··· GIVEN DATA

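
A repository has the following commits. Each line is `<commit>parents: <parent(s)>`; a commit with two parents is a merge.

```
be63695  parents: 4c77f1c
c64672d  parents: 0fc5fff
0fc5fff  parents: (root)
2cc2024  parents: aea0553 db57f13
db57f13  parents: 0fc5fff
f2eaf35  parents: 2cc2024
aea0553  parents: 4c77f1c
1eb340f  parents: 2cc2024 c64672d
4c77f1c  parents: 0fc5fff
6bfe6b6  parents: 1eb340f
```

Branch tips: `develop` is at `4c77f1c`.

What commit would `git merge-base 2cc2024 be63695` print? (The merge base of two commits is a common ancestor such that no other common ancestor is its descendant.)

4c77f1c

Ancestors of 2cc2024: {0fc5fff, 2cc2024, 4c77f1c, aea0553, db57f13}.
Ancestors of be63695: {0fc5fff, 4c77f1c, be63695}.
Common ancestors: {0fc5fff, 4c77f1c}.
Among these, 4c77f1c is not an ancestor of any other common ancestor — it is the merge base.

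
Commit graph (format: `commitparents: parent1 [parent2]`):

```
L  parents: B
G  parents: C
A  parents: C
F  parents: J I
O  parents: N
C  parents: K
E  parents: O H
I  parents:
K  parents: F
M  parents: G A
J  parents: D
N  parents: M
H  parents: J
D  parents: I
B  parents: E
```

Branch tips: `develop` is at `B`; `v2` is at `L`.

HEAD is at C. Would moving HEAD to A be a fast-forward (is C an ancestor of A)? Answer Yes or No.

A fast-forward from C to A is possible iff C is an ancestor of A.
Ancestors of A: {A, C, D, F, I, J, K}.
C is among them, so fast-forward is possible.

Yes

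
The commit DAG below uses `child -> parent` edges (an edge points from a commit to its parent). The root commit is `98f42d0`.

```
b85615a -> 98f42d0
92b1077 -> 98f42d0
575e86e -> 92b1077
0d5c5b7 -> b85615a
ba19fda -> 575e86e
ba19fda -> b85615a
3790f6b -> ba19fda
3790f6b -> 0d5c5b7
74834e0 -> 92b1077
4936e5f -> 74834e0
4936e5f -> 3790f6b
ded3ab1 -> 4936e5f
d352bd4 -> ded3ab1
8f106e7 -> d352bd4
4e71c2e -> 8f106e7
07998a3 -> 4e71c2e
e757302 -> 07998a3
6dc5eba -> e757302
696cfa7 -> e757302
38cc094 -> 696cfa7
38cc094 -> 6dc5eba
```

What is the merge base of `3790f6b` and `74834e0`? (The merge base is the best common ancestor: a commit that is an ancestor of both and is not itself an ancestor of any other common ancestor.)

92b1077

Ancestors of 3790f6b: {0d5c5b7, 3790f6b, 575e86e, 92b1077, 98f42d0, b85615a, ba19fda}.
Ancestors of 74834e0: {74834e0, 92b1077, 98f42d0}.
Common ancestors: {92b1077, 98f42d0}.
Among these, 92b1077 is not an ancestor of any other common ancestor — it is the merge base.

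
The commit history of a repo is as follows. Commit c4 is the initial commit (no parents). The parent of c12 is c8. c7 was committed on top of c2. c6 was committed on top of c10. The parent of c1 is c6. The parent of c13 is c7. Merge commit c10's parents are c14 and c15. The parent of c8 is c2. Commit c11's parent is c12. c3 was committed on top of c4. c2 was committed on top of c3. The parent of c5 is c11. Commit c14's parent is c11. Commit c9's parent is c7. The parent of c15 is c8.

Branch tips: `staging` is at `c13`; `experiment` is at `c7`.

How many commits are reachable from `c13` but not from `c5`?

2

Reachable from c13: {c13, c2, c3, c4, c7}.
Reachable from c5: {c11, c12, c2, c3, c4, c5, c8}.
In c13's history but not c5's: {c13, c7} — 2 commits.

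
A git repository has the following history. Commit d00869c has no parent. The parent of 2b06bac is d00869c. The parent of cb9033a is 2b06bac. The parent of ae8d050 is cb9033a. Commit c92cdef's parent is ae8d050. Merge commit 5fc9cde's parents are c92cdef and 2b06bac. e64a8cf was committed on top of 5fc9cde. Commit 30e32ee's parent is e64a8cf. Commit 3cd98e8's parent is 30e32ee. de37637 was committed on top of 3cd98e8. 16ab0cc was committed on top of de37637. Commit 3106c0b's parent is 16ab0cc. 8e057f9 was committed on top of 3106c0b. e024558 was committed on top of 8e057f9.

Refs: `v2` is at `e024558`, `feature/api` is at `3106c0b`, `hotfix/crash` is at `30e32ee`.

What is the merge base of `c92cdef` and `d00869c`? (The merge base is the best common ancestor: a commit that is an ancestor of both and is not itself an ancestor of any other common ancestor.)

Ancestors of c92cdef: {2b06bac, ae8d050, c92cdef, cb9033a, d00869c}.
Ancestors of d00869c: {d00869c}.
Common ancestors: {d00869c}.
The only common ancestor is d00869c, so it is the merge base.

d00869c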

······
··· GIVEN DATA

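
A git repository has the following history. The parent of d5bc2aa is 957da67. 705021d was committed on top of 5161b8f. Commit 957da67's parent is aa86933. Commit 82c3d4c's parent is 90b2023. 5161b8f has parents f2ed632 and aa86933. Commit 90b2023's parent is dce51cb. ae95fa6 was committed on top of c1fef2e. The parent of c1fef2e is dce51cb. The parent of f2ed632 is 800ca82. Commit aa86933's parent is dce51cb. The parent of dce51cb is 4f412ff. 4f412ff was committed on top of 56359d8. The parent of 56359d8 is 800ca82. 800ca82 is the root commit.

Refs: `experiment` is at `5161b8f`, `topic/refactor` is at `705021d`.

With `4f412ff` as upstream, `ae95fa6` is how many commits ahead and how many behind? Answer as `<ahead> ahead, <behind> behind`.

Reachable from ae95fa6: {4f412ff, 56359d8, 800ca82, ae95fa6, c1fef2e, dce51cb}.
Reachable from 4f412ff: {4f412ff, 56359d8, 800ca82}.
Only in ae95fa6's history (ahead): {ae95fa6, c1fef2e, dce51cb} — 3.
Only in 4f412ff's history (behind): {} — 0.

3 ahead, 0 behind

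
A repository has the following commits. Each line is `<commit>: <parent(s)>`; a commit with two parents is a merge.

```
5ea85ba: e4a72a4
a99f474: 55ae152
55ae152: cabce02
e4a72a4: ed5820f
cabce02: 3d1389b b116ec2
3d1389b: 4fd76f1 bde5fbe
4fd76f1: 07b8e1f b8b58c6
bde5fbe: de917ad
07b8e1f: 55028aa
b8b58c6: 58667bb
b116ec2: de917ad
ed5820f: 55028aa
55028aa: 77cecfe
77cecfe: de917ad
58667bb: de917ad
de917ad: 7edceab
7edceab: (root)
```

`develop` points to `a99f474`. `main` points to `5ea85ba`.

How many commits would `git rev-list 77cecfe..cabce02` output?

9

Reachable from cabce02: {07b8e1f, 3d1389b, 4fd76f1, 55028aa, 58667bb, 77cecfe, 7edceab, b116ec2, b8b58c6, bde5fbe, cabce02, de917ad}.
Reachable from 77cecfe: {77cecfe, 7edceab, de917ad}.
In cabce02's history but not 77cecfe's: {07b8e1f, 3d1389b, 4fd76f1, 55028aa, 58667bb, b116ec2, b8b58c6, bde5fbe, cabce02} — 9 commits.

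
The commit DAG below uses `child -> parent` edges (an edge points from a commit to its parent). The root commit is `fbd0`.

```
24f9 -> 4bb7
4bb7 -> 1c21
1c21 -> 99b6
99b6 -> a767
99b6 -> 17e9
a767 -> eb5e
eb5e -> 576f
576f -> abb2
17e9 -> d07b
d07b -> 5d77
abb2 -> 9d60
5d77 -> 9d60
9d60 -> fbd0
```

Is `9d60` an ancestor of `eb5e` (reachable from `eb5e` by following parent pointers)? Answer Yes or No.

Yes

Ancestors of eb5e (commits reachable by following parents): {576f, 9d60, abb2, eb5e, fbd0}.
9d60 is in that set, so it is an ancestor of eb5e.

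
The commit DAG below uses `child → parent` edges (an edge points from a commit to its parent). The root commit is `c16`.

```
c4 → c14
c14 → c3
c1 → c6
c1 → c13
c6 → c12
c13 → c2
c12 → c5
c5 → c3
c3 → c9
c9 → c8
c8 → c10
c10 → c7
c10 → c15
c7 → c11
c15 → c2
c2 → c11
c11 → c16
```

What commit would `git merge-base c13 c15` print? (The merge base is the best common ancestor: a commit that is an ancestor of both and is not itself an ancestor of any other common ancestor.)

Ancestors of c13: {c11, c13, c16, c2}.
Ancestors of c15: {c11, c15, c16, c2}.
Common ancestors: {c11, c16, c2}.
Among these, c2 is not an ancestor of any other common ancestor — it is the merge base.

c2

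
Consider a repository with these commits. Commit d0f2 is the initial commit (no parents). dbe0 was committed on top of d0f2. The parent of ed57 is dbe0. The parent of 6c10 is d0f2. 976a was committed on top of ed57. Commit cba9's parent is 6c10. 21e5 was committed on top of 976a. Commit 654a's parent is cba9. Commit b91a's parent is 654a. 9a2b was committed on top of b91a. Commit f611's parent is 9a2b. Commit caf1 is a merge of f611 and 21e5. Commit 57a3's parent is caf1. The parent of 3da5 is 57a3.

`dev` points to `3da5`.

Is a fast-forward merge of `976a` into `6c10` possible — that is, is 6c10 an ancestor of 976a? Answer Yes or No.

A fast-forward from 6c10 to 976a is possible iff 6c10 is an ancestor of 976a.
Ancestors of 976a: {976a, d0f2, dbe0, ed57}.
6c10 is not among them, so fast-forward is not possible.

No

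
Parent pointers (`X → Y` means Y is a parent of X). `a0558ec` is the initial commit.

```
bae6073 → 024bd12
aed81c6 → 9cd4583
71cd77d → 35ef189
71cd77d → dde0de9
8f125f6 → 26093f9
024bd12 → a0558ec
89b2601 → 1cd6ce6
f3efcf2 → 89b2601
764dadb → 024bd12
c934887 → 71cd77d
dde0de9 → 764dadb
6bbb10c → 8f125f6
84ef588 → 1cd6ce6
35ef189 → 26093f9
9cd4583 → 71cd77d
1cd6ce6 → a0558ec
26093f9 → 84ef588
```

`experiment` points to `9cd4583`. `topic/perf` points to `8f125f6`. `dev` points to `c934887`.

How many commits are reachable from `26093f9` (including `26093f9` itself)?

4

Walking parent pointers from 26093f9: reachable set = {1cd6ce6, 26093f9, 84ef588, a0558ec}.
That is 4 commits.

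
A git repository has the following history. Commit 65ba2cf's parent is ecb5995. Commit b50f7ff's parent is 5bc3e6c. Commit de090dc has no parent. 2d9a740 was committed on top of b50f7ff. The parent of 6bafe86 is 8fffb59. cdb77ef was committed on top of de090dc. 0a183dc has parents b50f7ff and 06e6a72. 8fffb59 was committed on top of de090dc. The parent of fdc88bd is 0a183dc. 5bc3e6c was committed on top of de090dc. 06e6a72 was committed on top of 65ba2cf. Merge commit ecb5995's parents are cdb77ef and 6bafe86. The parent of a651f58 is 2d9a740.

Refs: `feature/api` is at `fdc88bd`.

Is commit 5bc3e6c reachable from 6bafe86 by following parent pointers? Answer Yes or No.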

······

--- TASK DESCRIPTION ---
What is the number of lines in the material above that include the string "Branch"? Give only that number.

--- SOLUTION BELOW ---
3